* Work instructions
Nothing should be left out: output all of the entries exactly.

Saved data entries

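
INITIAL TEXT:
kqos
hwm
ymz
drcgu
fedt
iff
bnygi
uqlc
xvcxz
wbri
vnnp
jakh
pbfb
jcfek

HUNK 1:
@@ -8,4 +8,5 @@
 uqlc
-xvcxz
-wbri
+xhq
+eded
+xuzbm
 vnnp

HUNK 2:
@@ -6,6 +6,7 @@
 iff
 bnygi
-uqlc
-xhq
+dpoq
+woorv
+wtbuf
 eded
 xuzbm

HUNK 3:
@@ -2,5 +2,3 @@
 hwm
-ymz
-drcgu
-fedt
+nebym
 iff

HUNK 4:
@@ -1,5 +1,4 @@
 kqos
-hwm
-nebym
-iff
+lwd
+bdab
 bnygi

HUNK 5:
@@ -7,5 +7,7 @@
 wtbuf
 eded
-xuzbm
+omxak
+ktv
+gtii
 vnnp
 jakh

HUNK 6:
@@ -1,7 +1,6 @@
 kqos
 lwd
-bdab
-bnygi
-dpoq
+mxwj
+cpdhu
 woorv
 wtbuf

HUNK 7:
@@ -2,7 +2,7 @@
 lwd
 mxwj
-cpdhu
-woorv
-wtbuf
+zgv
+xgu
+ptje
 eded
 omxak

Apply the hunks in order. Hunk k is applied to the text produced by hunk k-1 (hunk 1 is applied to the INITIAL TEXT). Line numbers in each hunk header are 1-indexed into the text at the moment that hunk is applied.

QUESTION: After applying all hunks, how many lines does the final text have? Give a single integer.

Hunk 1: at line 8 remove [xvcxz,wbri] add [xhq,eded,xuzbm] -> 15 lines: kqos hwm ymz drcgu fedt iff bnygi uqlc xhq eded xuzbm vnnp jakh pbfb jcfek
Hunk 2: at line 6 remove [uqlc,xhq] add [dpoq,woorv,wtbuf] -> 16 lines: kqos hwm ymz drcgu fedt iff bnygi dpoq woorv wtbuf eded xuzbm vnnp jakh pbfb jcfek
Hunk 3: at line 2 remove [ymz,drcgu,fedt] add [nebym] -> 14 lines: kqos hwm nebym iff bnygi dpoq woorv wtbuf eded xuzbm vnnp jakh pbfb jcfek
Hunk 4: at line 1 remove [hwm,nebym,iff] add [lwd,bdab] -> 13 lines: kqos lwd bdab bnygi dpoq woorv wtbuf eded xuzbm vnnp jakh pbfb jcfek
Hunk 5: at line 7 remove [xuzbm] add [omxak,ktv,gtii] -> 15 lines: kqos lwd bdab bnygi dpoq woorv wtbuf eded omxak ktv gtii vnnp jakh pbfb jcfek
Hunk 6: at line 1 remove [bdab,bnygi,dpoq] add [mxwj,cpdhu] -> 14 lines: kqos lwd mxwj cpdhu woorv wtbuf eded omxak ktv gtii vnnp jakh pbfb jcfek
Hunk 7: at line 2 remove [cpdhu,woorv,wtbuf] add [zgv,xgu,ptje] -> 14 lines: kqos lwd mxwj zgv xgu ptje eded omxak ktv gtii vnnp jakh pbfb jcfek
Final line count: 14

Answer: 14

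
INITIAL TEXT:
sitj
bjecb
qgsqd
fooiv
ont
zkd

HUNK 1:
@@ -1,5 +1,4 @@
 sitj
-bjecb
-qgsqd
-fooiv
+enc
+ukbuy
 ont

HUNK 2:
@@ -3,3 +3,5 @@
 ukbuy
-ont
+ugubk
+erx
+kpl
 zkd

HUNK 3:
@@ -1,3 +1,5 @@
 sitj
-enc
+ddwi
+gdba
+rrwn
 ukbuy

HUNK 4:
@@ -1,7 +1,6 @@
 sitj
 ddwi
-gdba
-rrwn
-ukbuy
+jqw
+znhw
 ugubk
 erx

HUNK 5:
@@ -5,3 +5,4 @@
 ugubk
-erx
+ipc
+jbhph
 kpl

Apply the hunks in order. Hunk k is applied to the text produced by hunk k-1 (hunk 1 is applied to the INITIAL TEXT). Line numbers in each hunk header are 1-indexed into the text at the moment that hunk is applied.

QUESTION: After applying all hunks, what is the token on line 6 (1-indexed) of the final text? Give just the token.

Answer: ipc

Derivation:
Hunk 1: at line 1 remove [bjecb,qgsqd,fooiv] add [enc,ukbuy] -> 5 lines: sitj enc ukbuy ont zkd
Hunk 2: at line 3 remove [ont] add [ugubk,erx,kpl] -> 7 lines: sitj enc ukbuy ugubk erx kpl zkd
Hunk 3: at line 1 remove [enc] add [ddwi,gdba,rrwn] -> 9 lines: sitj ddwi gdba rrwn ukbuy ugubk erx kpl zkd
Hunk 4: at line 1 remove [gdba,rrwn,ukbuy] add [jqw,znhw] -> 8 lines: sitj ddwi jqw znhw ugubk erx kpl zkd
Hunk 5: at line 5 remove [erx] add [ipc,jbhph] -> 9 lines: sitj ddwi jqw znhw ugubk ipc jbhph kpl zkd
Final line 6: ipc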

* Completed exercise
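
INITIAL TEXT:
kqos
hwm
ymz
drcgu
fedt
iff
bnygi
uqlc
xvcxz
wbri
vnnp
jakh
pbfb
jcfek

HUNK 1:
@@ -8,4 +8,5 @@
 uqlc
-xvcxz
-wbri
+xhq
+eded
+xuzbm
 vnnp

HUNK 2:
@@ -6,6 +6,7 @@
 iff
 bnygi
-uqlc
-xhq
+dpoq
+woorv
+wtbuf
 eded
 xuzbm

HUNK 3:
@@ -2,5 +2,3 @@
 hwm
-ymz
-drcgu
-fedt
+nebym
 iff

HUNK 4:
@@ -1,5 +1,4 @@
 kqos
-hwm
-nebym
-iff
+lwd
+bdab
 bnygi

HUNK 5:
@@ -7,5 +7,7 @@
 wtbuf
 eded
-xuzbm
+omxak
+ktv
+gtii
 vnnp
 jakh

HUNK 6:
@@ -1,7 +1,6 @@
 kqos
 lwd
-bdab
-bnygi
-dpoq
+mxwj
+cpdhu
 woorv
 wtbuf

HUNK 7:
@@ -2,7 +2,7 @@
 lwd
 mxwj
-cpdhu
-woorv
-wtbuf
+zgv
+xgu
+ptje
 eded
 omxak

Apply the hunks in order. Hunk k is applied to the text produced by hunk k-1 (hunk 1 is applied to the INITIAL TEXT). Line numbers in each hunk header are 1-indexed into the text at the moment that hunk is applied.

QUESTION: After applying all hunks, how many lines does the final text have? Give a single integer.

Hunk 1: at line 8 remove [xvcxz,wbri] add [xhq,eded,xuzbm] -> 15 lines: kqos hwm ymz drcgu fedt iff bnygi uqlc xhq eded xuzbm vnnp jakh pbfb jcfek
Hunk 2: at line 6 remove [uqlc,xhq] add [dpoq,woorv,wtbuf] -> 16 lines: kqos hwm ymz drcgu fedt iff bnygi dpoq woorv wtbuf eded xuzbm vnnp jakh pbfb jcfek
Hunk 3: at line 2 remove [ymz,drcgu,fedt] add [nebym] -> 14 lines: kqos hwm nebym iff bnygi dpoq woorv wtbuf eded xuzbm vnnp jakh pbfb jcfek
Hunk 4: at line 1 remove [hwm,nebym,iff] add [lwd,bdab] -> 13 lines: kqos lwd bdab bnygi dpoq woorv wtbuf eded xuzbm vnnp jakh pbfb jcfek
Hunk 5: at line 7 remove [xuzbm] add [omxak,ktv,gtii] -> 15 lines: kqos lwd bdab bnygi dpoq woorv wtbuf eded omxak ktv gtii vnnp jakh pbfb jcfek
Hunk 6: at line 1 remove [bdab,bnygi,dpoq] add [mxwj,cpdhu] -> 14 lines: kqos lwd mxwj cpdhu woorv wtbuf eded omxak ktv gtii vnnp jakh pbfb jcfek
Hunk 7: at line 2 remove [cpdhu,woorv,wtbuf] add [zgv,xgu,ptje] -> 14 lines: kqos lwd mxwj zgv xgu ptje eded omxak ktv gtii vnnp jakh pbfb jcfek
Final line count: 14

Answer: 14

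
INITIAL TEXT:
sitj
bjecb
qgsqd
fooiv
ont
zkd

HUNK 1:
@@ -1,5 +1,4 @@
 sitj
-bjecb
-qgsqd
-fooiv
+enc
+ukbuy
 ont

HUNK 2:
@@ -3,3 +3,5 @@
 ukbuy
-ont
+ugubk
+erx
+kpl
 zkd

HUNK 3:
@@ -1,3 +1,5 @@
 sitj
-enc
+ddwi
+gdba
+rrwn
 ukbuy

HUNK 4:
@@ -1,7 +1,6 @@
 sitj
 ddwi
-gdba
-rrwn
-ukbuy
+jqw
+znhw
 ugubk
 erx

HUNK 5:
@@ -5,3 +5,4 @@
 ugubk
-erx
+ipc
+jbhph
 kpl

Apply the hunks in order. Hunk k is applied to the text produced by hunk k-1 (hunk 1 is applied to the INITIAL TEXT). Line numbers in each hunk header are 1-indexed into the text at the moment that hunk is applied.

QUESTION: After applying all hunks, what is the token on line 6 (1-indexed) of the final text? Give just the token.

Answer: ipc

Derivation:
Hunk 1: at line 1 remove [bjecb,qgsqd,fooiv] add [enc,ukbuy] -> 5 lines: sitj enc ukbuy ont zkd
Hunk 2: at line 3 remove [ont] add [ugubk,erx,kpl] -> 7 lines: sitj enc ukbuy ugubk erx kpl zkd
Hunk 3: at line 1 remove [enc] add [ddwi,gdba,rrwn] -> 9 lines: sitj ddwi gdba rrwn ukbuy ugubk erx kpl zkd
Hunk 4: at line 1 remove [gdba,rrwn,ukbuy] add [jqw,znhw] -> 8 lines: sitj ddwi jqw znhw ugubk erx kpl zkd
Hunk 5: at line 5 remove [erx] add [ipc,jbhph] -> 9 lines: sitj ddwi jqw znhw ugubk ipc jbhph kpl zkd
Final line 6: ipc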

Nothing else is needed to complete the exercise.